**Supplied data**

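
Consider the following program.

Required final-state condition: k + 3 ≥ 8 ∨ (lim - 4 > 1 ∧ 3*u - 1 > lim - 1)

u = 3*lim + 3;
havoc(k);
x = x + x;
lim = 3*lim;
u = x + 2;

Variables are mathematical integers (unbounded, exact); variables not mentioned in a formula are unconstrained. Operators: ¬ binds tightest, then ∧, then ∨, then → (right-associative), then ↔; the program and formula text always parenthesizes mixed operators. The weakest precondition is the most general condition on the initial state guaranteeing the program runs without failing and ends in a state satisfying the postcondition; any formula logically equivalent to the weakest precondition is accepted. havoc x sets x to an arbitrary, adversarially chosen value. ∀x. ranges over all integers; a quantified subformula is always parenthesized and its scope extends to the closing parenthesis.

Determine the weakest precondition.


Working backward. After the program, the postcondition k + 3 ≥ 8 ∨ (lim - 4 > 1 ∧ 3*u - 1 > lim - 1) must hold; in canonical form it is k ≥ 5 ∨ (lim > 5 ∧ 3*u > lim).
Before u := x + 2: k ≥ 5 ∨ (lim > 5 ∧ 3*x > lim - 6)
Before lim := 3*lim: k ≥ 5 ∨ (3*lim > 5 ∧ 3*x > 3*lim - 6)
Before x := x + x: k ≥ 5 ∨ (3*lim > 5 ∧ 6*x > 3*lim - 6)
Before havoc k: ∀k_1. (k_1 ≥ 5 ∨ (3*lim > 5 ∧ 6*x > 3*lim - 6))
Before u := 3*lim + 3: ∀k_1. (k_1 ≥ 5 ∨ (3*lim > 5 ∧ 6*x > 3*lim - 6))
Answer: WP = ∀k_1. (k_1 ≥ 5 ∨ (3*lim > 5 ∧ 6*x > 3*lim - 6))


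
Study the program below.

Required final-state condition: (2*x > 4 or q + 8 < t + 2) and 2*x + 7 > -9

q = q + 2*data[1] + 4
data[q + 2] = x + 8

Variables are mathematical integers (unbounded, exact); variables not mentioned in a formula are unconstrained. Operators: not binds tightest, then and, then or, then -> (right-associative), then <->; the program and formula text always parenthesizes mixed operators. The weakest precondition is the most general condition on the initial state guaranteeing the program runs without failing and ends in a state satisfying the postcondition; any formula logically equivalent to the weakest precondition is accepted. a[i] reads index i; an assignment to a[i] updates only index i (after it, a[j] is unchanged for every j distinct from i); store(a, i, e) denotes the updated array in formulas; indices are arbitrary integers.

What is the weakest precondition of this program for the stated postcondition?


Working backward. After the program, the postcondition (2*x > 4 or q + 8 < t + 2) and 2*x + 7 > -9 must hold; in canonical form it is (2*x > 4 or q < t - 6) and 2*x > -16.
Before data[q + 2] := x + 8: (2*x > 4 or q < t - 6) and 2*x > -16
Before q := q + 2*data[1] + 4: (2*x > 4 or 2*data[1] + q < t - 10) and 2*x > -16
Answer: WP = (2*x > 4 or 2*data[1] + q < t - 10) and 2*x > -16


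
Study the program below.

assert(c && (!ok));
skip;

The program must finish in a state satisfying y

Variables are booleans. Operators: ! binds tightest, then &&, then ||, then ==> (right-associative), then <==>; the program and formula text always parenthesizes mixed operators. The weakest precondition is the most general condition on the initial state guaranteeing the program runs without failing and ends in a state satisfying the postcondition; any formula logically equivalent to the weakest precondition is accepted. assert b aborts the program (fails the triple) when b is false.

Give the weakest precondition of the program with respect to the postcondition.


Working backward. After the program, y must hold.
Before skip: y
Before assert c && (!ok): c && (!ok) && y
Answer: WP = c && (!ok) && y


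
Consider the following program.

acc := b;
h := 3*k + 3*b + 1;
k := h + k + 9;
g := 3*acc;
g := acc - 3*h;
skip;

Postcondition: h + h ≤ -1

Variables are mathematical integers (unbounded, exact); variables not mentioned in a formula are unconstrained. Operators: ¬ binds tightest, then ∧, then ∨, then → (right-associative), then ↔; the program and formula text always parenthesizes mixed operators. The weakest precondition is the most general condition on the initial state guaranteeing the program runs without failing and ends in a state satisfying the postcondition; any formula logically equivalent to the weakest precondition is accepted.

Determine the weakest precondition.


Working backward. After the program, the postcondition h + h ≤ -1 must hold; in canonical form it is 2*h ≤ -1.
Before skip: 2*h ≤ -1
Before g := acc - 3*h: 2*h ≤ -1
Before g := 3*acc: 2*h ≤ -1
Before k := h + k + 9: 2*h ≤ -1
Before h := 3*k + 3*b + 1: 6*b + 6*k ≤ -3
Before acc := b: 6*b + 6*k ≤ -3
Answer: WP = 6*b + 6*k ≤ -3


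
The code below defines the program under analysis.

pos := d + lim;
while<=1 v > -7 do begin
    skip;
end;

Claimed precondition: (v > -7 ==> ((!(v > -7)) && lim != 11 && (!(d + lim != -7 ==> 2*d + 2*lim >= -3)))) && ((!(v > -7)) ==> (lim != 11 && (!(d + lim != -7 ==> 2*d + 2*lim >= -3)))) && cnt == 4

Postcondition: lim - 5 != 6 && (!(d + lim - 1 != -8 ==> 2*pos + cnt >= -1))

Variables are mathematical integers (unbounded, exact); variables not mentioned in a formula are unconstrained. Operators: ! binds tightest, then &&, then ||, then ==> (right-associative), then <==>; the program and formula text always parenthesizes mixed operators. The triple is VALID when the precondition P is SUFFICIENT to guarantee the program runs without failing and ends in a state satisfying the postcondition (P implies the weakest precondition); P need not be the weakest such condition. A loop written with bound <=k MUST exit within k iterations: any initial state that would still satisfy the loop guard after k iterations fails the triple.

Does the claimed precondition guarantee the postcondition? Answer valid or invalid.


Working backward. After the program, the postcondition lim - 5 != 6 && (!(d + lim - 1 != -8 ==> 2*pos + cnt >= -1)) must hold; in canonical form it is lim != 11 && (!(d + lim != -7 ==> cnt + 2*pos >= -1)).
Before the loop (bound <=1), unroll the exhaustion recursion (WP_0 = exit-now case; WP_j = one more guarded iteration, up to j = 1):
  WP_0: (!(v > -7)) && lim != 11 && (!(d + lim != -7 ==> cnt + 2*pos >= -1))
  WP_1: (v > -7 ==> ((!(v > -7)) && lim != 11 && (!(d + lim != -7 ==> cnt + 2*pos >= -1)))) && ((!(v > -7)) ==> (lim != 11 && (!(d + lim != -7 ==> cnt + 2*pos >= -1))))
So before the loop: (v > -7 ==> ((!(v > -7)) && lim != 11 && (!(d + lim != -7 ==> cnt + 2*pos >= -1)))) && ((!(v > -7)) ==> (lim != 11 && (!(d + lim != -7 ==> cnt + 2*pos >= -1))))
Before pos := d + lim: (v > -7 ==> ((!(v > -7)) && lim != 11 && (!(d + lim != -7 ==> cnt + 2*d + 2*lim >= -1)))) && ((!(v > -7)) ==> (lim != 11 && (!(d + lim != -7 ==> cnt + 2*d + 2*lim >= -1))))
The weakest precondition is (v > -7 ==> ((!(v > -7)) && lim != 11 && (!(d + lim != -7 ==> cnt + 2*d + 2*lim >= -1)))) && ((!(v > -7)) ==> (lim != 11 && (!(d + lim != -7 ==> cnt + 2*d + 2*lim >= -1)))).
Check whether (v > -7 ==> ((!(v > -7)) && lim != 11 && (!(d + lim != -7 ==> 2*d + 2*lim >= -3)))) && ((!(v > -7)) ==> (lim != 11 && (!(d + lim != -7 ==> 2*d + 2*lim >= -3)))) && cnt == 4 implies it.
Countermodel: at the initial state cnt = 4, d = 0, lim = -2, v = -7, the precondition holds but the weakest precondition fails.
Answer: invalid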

**Exercise objective**
Set down the complete listing once more, exactly as it appears.

**Worked solution**
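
Consider the following program.

Required final-state condition: k + 3 ≥ 8 ∨ (lim - 4 > 1 ∧ 3*u - 1 > lim - 1)

u = 3*lim + 3;
havoc(k);
x = x + x;
lim = 3*lim;
u = x + 2;

Variables are mathematical integers (unbounded, exact); variables not mentioned in a formula are unconstrained. Operators: ¬ binds tightest, then ∧, then ∨, then → (right-associative), then ↔; the program and formula text always parenthesizes mixed operators. The weakest precondition is the most general condition on the initial state guaranteeing the program runs without failing and ends in a state satisfying the postcondition; any formula logically equivalent to the weakest precondition is accepted. havoc x sets x to an arbitrary, adversarially chosen value. ∀x. ranges over all integers; a quantified subformula is always parenthesized and its scope extends to the closing parenthesis.

Determine the weakest precondition.


Working backward. After the program, the postcondition k + 3 ≥ 8 ∨ (lim - 4 > 1 ∧ 3*u - 1 > lim - 1) must hold; in canonical form it is k ≥ 5 ∨ (lim > 5 ∧ 3*u > lim).
Before u := x + 2: k ≥ 5 ∨ (lim > 5 ∧ 3*x > lim - 6)
Before lim := 3*lim: k ≥ 5 ∨ (3*lim > 5 ∧ 3*x > 3*lim - 6)
Before x := x + x: k ≥ 5 ∨ (3*lim > 5 ∧ 6*x > 3*lim - 6)
Before havoc k: ∀k_1. (k_1 ≥ 5 ∨ (3*lim > 5 ∧ 6*x > 3*lim - 6))
Before u := 3*lim + 3: ∀k_1. (k_1 ≥ 5 ∨ (3*lim > 5 ∧ 6*x > 3*lim - 6))
Answer: WP = ∀k_1. (k_1 ≥ 5 ∨ (3*lim > 5 ∧ 6*x > 3*lim - 6))


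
Study the program below.

Required final-state condition: (2*x > 4 or q + 8 < t + 2) and 2*x + 7 > -9

q = q + 2*data[1] + 4
data[q + 2] = x + 8

Variables are mathematical integers (unbounded, exact); variables not mentioned in a formula are unconstrained. Operators: not binds tightest, then and, then or, then -> (right-associative), then <->; the program and formula text always parenthesizes mixed operators. The weakest precondition is the most general condition on the initial state guaranteeing the program runs without failing and ends in a state satisfying the postcondition; any formula logically equivalent to the weakest precondition is accepted. a[i] reads index i; an assignment to a[i] updates only index i (after it, a[j] is unchanged for every j distinct from i); store(a, i, e) denotes the updated array in formulas; indices are arbitrary integers.

What is the weakest precondition of this program for the stated postcondition?


Working backward. After the program, the postcondition (2*x > 4 or q + 8 < t + 2) and 2*x + 7 > -9 must hold; in canonical form it is (2*x > 4 or q < t - 6) and 2*x > -16.
Before data[q + 2] := x + 8: (2*x > 4 or q < t - 6) and 2*x > -16
Before q := q + 2*data[1] + 4: (2*x > 4 or 2*data[1] + q < t - 10) and 2*x > -16
Answer: WP = (2*x > 4 or 2*data[1] + q < t - 10) and 2*x > -16


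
Study the program below.

assert(c && (!ok));
skip;

The program must finish in a state satisfying y

Variables are booleans. Operators: ! binds tightest, then &&, then ||, then ==> (right-associative), then <==>; the program and formula text always parenthesizes mixed operators. The weakest precondition is the most general condition on the initial state guaranteeing the program runs without failing and ends in a state satisfying the postcondition; any formula logically equivalent to the weakest precondition is accepted. assert b aborts the program (fails the triple) when b is false.

Give the weakest precondition of the program with respect to the postcondition.


Working backward. After the program, y must hold.
Before skip: y
Before assert c && (!ok): c && (!ok) && y
Answer: WP = c && (!ok) && y


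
Consider the following program.

acc := b;
h := 3*k + 3*b + 1;
k := h + k + 9;
g := 3*acc;
g := acc - 3*h;
skip;

Postcondition: h + h ≤ -1

Variables are mathematical integers (unbounded, exact); variables not mentioned in a formula are unconstrained. Operators: ¬ binds tightest, then ∧, then ∨, then → (right-associative), then ↔; the program and formula text always parenthesizes mixed operators. The weakest precondition is the most general condition on the initial state guaranteeing the program runs without failing and ends in a state satisfying the postcondition; any formula logically equivalent to the weakest precondition is accepted.

Determine the weakest precondition.


Working backward. After the program, the postcondition h + h ≤ -1 must hold; in canonical form it is 2*h ≤ -1.
Before skip: 2*h ≤ -1
Before g := acc - 3*h: 2*h ≤ -1
Before g := 3*acc: 2*h ≤ -1
Before k := h + k + 9: 2*h ≤ -1
Before h := 3*k + 3*b + 1: 6*b + 6*k ≤ -3
Before acc := b: 6*b + 6*k ≤ -3
Answer: WP = 6*b + 6*k ≤ -3


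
The code below defines the program under analysis.

pos := d + lim;
while<=1 v > -7 do begin
    skip;
end;

Claimed precondition: (v > -7 ==> ((!(v > -7)) && lim != 11 && (!(d + lim != -7 ==> 2*d + 2*lim >= -3)))) && ((!(v > -7)) ==> (lim != 11 && (!(d + lim != -7 ==> 2*d + 2*lim >= -3)))) && cnt == 4

Postcondition: lim - 5 != 6 && (!(d + lim - 1 != -8 ==> 2*pos + cnt >= -1))

Variables are mathematical integers (unbounded, exact); variables not mentioned in a formula are unconstrained. Operators: ! binds tightest, then &&, then ||, then ==> (right-associative), then <==>; the program and formula text always parenthesizes mixed operators. The triple is VALID when the precondition P is SUFFICIENT to guarantee the program runs without failing and ends in a state satisfying the postcondition (P implies the weakest precondition); P need not be the weakest such condition. A loop written with bound <=k MUST exit within k iterations: any initial state that would still satisfy the loop guard after k iterations fails the triple.

Does the claimed precondition guarantee the postcondition? Answer valid or invalid.


Working backward. After the program, the postcondition lim - 5 != 6 && (!(d + lim - 1 != -8 ==> 2*pos + cnt >= -1)) must hold; in canonical form it is lim != 11 && (!(d + lim != -7 ==> cnt + 2*pos >= -1)).
Before the loop (bound <=1), unroll the exhaustion recursion (WP_0 = exit-now case; WP_j = one more guarded iteration, up to j = 1):
  WP_0: (!(v > -7)) && lim != 11 && (!(d + lim != -7 ==> cnt + 2*pos >= -1))
  WP_1: (v > -7 ==> ((!(v > -7)) && lim != 11 && (!(d + lim != -7 ==> cnt + 2*pos >= -1)))) && ((!(v > -7)) ==> (lim != 11 && (!(d + lim != -7 ==> cnt + 2*pos >= -1))))
So before the loop: (v > -7 ==> ((!(v > -7)) && lim != 11 && (!(d + lim != -7 ==> cnt + 2*pos >= -1)))) && ((!(v > -7)) ==> (lim != 11 && (!(d + lim != -7 ==> cnt + 2*pos >= -1))))
Before pos := d + lim: (v > -7 ==> ((!(v > -7)) && lim != 11 && (!(d + lim != -7 ==> cnt + 2*d + 2*lim >= -1)))) && ((!(v > -7)) ==> (lim != 11 && (!(d + lim != -7 ==> cnt + 2*d + 2*lim >= -1))))
The weakest precondition is (v > -7 ==> ((!(v > -7)) && lim != 11 && (!(d + lim != -7 ==> cnt + 2*d + 2*lim >= -1)))) && ((!(v > -7)) ==> (lim != 11 && (!(d + lim != -7 ==> cnt + 2*d + 2*lim >= -1)))).
Check whether (v > -7 ==> ((!(v > -7)) && lim != 11 && (!(d + lim != -7 ==> 2*d + 2*lim >= -3)))) && ((!(v > -7)) ==> (lim != 11 && (!(d + lim != -7 ==> 2*d + 2*lim >= -3)))) && cnt == 4 implies it.
Countermodel: at the initial state cnt = 4, d = 0, lim = -2, v = -7, the precondition holds but the weakest precondition fails.
Answer: invalid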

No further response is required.